Give the data below again, word for word.
==== Data records ====
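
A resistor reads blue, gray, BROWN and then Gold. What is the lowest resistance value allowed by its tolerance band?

Blue → 6 (first significant figure)
Grey → 8 (second significant figure)
Brown → ×10 multiplier
Gold → ±5% tolerance
68 × 10 = 680 Ω
Lowest = 680 × (1 − 5/100) = 646 Ω.

646 Ω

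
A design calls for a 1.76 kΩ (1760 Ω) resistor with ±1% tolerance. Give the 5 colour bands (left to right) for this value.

1760 Ω = 176 × 10^1.
1 → brown
7 → violet
6 → blue
Multiplier 10^1 → brown.
±1% tolerance → brown.

brown, violet, blue, brown, brown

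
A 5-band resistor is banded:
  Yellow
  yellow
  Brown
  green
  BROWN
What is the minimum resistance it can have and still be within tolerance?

43659000 Ω

Yellow → 4 (first significant figure)
Yellow → 4 (second significant figure)
Brown → 1 (third significant figure)
Green → ×10^5 multiplier
Brown → ±1% tolerance
441 × 100000 = 44100000 Ω
Minimum = 44100000 × (1 − 1/100) = 43659000 Ω.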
====
Result of the exercise
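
A resistor reads blue, gray, BROWN and then Gold. What is the lowest resistance value allowed by its tolerance band?

Blue → 6 (first significant figure)
Grey → 8 (second significant figure)
Brown → ×10 multiplier
Gold → ±5% tolerance
68 × 10 = 680 Ω
Lowest = 680 × (1 − 5/100) = 646 Ω.

646 Ω

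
A design calls for a 1.76 kΩ (1760 Ω) resistor with ±1% tolerance. Give the 5 colour bands (left to right) for this value.

1760 Ω = 176 × 10^1.
1 → brown
7 → violet
6 → blue
Multiplier 10^1 → brown.
±1% tolerance → brown.

brown, violet, blue, brown, brown

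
A 5-band resistor is banded:
  Yellow
  yellow
  Brown
  green
  BROWN
What is the minimum resistance it can have and still be within tolerance?

43659000 Ω

Yellow → 4 (first significant figure)
Yellow → 4 (second significant figure)
Brown → 1 (third significant figure)
Green → ×10^5 multiplier
Brown → ±1% tolerance
441 × 100000 = 44100000 Ω
Minimum = 44100000 × (1 − 1/100) = 43659000 Ω.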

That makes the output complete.